(Excerpts from a dataset)

= = = = = = =

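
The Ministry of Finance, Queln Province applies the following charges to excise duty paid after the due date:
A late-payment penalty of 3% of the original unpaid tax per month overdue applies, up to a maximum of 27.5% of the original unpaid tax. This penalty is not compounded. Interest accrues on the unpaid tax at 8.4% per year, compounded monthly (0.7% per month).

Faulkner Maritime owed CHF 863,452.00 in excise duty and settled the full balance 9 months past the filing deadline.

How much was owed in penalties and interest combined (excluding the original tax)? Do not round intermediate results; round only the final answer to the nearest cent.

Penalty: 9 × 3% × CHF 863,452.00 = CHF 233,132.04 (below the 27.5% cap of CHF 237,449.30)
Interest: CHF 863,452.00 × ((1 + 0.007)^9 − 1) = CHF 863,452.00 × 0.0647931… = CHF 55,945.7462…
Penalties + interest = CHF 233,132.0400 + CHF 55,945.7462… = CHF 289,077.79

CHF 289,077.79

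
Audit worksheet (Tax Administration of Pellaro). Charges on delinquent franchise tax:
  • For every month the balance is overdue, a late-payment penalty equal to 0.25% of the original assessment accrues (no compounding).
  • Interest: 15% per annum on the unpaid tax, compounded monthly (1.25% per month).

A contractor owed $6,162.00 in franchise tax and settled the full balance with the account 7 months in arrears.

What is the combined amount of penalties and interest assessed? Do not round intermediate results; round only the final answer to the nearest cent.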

= = = = = = =

Your assignment —
Word for word, transcribe the data shown above.

Reply to the task —
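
The Ministry of Finance, Queln Province applies the following charges to excise duty paid after the due date:
A late-payment penalty of 3% of the original unpaid tax per month overdue applies, up to a maximum of 27.5% of the original unpaid tax. This penalty is not compounded. Interest accrues on the unpaid tax at 8.4% per year, compounded monthly (0.7% per month).

Faulkner Maritime owed CHF 863,452.00 in excise duty and settled the full balance 9 months past the filing deadline.

How much was owed in penalties and interest combined (excluding the original tax)? Do not round intermediate results; round only the final answer to the nearest cent.

Penalty: 9 × 3% × CHF 863,452.00 = CHF 233,132.04 (below the 27.5% cap of CHF 237,449.30)
Interest: CHF 863,452.00 × ((1 + 0.007)^9 − 1) = CHF 863,452.00 × 0.0647931… = CHF 55,945.7462…
Penalties + interest = CHF 233,132.0400 + CHF 55,945.7462… = CHF 289,077.79

CHF 289,077.79

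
Audit worksheet (Tax Administration of Pellaro). Charges on delinquent franchise tax:
  • For every month the balance is overdue, a late-payment penalty equal to 0.25% of the original assessment accrues (no compounding).
  • Interest: 15% per annum on the unpaid tax, compounded monthly (1.25% per month).

A contractor owed $6,162.00 in franchise tax and settled the full balance with the account 7 months in arrears.

What is the combined amount of penalties and interest assessed? Do not round intermediate results; round only the final answer to the nearest cent.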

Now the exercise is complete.